(Stored items)
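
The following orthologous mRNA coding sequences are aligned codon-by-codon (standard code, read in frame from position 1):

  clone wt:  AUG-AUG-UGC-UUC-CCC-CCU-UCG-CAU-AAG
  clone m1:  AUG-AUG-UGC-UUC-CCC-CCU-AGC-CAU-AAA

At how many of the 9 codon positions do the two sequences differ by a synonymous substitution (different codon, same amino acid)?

2

Codon 1: AUG Met / AUG Met — identical.
Codon 2: AUG Met / AUG Met — identical.
Codon 3: UGC Cys / UGC Cys — identical.
Codon 4: UUC Phe / UUC Phe — identical.
Codon 5: CCC Pro / CCC Pro — identical.
Codon 6: CCU Pro / CCU Pro — identical.
Codon 7: UCG Ser / AGC Ser — synonymous.
Codon 8: CAU His / CAU His — identical.
Codon 9: AAG Lys / AAA Lys — synonymous.
Synonymous differences: 2.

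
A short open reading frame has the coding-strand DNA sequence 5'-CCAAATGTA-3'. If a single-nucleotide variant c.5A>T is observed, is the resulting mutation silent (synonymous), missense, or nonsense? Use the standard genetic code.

missense

Position 5 falls in codon 2: AAT → Asn.
After the substitution the codon is ATT → Ile.
Asn ≠ Ile, so this is a missense mutation.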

• **Task brief**
All lines of the data above must be repeated exactly.

• **Completed task**
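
The following orthologous mRNA coding sequences are aligned codon-by-codon (standard code, read in frame from position 1):

  clone wt:  AUG-AUG-UGC-UUC-CCC-CCU-UCG-CAU-AAG
  clone m1:  AUG-AUG-UGC-UUC-CCC-CCU-AGC-CAU-AAA

At how many of the 9 codon positions do the two sequences differ by a synonymous substitution (different codon, same amino acid)?

2

Codon 1: AUG Met / AUG Met — identical.
Codon 2: AUG Met / AUG Met — identical.
Codon 3: UGC Cys / UGC Cys — identical.
Codon 4: UUC Phe / UUC Phe — identical.
Codon 5: CCC Pro / CCC Pro — identical.
Codon 6: CCU Pro / CCU Pro — identical.
Codon 7: UCG Ser / AGC Ser — synonymous.
Codon 8: CAU His / CAU His — identical.
Codon 9: AAG Lys / AAA Lys — synonymous.
Synonymous differences: 2.

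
A short open reading frame has the coding-strand DNA sequence 5'-CCAAATGTA-3'. If a single-nucleotide variant c.5A>T is observed, is the resulting mutation silent (synonymous), missense, or nonsense? Use the standard genetic code.

missense

Position 5 falls in codon 2: AAT → Asn.
After the substitution the codon is ATT → Ile.
Asn ≠ Ile, so this is a missense mutation.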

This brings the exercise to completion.